* [What is being asked]: Every entry below must be copied exactly, with nothing left out.

* [Material supplied]:

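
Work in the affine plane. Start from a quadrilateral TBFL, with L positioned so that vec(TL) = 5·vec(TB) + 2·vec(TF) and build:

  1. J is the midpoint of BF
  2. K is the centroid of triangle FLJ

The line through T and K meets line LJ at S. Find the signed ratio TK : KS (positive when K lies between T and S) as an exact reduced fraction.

TK:KS = -5/2

Assign T = (0, 0), B = (1, 0), F = (0, 1), L = (5, 2) — the answer is frame-independent, so this choice is without loss of generality.
1. J is the midpoint of BF ⇒ J = (1/2, 1/2)
2. K is the centroid of triangle FLJ ⇒ K = (11/6, 7/6)
line TK meets LJ at S = (11/10, 7/10)
K = T + t·(S−T) with t = 5/3, so TK:KS = 5/3:-2/3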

* [Result of this exercise]:
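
Work in the affine plane. Start from a quadrilateral TBFL, with L positioned so that vec(TL) = 5·vec(TB) + 2·vec(TF) and build:

  1. J is the midpoint of BF
  2. K is the centroid of triangle FLJ

The line through T and K meets line LJ at S. Find the signed ratio TK : KS (positive when K lies between T and S) as an exact reduced fraction.

TK:KS = -5/2

Assign T = (0, 0), B = (1, 0), F = (0, 1), L = (5, 2) — the answer is frame-independent, so this choice is without loss of generality.
1. J is the midpoint of BF ⇒ J = (1/2, 1/2)
2. K is the centroid of triangle FLJ ⇒ K = (11/6, 7/6)
line TK meets LJ at S = (11/10, 7/10)
K = T + t·(S−T) with t = 5/3, so TK:KS = 5/3:-2/3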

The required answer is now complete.